__Task description__
Set down, please, without alteration, the lines of the entries below from the first through the one containing "The transmitted ciphertext".

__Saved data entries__
________________________
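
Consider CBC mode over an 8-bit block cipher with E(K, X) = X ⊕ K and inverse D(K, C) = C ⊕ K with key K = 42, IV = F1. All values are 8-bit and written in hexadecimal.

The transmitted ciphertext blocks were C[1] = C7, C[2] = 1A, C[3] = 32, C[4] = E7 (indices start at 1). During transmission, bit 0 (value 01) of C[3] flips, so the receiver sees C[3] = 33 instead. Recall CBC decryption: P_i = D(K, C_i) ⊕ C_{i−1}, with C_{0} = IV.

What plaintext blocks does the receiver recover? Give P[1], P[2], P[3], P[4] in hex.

P[1] = 74, P[2] = 9F, P[3] = 6B, P[4] = 96

Only C[3] changed, to 33. In CBC, a change in C_i garbles P_i and flips the same bit in P_{i+1}. Decrypting the received ciphertext:
P[1]: D(K, C7) = 85; 85 ⊕ F1 = 74.
P[2]: D(K, 1A) = 58; 58 ⊕ C7 = 9F.
P[3]: D(K, 33) = 71; 71 ⊕ 1A = 6B.
P[4]: D(K, E7) = A5; A5 ⊕ 33 = 96.
Blocks that differ from the original plaintext: P[3], P[4].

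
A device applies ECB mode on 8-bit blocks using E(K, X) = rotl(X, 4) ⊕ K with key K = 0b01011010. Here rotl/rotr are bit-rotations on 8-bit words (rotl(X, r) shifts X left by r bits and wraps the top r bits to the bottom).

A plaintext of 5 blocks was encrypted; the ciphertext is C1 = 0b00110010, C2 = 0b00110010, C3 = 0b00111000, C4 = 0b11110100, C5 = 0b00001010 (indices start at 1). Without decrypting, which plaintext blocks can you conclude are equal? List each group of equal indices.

P1 = P2

ECB encrypts each block independently with the same key, so equal ciphertext blocks imply equal plaintext blocks.
C1 = C2 = 0b00110010, so P1 = P2.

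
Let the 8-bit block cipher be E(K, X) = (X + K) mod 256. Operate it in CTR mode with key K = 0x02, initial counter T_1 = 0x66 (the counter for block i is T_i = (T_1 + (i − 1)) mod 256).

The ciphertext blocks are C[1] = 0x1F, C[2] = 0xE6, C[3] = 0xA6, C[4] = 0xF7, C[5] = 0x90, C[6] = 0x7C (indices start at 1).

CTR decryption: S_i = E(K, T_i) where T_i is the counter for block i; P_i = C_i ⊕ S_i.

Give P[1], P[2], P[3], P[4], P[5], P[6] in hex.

P[1] = 0x77, P[2] = 0x8F, P[3] = 0xCC, P[4] = 0x9C, P[5] = 0xFC, P[6] = 0x11

P[1]: T = 0x66, S = E(K, T) = 0x68; 0x1F ⊕ 0x68 = 0x77.
P[2]: T = 0x67, S = E(K, T) = 0x69; 0xE6 ⊕ 0x69 = 0x8F.
P[3]: T = 0x68, S = E(K, T) = 0x6A; 0xA6 ⊕ 0x6A = 0xCC.
P[4]: T = 0x69, S = E(K, T) = 0x6B; 0xF7 ⊕ 0x6B = 0x9C.
P[5]: T = 0x6A, S = E(K, T) = 0x6C; 0x90 ⊕ 0x6C = 0xFC.
P[6]: T = 0x6B, S = E(K, T) = 0x6D; 0x7C ⊕ 0x6D = 0x11.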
________________________
__Task answer__
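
Consider CBC mode over an 8-bit block cipher with E(K, X) = X ⊕ K and inverse D(K, C) = C ⊕ K with key K = 42, IV = F1. All values are 8-bit and written in hexadecimal.

The transmitted ciphertext blocks were C[1] = C7, C[2] = 1A, C[3] = 32, C[4] = E7 (indices start at 1). During transmission, bit 0 (value 01) of C[3] flips, so the receiver sees C[3] = 33 instead. Recall CBC decryption: P_i = D(K, C_i) ⊕ C_{i−1}, with C_{0} = IV.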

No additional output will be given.